Without any alteration, retype the records that appear below.

(Beginning of WORKING DATA)

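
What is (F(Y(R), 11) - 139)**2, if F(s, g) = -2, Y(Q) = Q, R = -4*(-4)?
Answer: 19881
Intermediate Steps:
R = 16
(F(Y(R), 11) - 139)**2 = (-2 - 139)**2 = (-141)**2 = 19881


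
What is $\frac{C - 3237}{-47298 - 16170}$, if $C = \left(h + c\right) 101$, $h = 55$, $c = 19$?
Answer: $- \frac{4237}{63468} \approx -0.066758$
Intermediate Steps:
$C = 7474$ ($C = \left(55 + 19\right) 101 = 74 \cdot 101 = 7474$)
$\frac{C - 3237}{-47298 - 16170} = \frac{7474 - 3237}{-47298 - 16170} = \frac{4237}{-63468} = 4237 \left(- \frac{1}{63468}\right) = - \frac{4237}{63468}$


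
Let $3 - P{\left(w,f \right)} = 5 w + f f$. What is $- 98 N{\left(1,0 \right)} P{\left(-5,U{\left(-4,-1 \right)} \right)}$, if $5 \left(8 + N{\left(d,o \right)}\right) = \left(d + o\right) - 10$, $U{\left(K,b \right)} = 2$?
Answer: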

(End of WORKING DATA)

#### SOLUTION BELOW:
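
What is (F(Y(R), 11) - 139)**2, if F(s, g) = -2, Y(Q) = Q, R = -4*(-4)?
Answer: 19881
Intermediate Steps:
R = 16
(F(Y(R), 11) - 139)**2 = (-2 - 139)**2 = (-141)**2 = 19881


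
What is $\frac{C - 3237}{-47298 - 16170}$, if $C = \left(h + c\right) 101$, $h = 55$, $c = 19$?
Answer: $- \frac{4237}{63468} \approx -0.066758$
Intermediate Steps:
$C = 7474$ ($C = \left(55 + 19\right) 101 = 74 \cdot 101 = 7474$)
$\frac{C - 3237}{-47298 - 16170} = \frac{7474 - 3237}{-47298 - 16170} = \frac{4237}{-63468} = 4237 \left(- \frac{1}{63468}\right) = - \frac{4237}{63468}$


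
Let $3 - P{\left(w,f \right)} = 5 w + f f$. What is $- 98 N{\left(1,0 \right)} P{\left(-5,U{\left(-4,-1 \right)} \right)}$, if $5 \left(8 + N{\left(d,o \right)}\right) = \left(d + o\right) - 10$, $U{\left(K,b \right)} = 2$?
Answer: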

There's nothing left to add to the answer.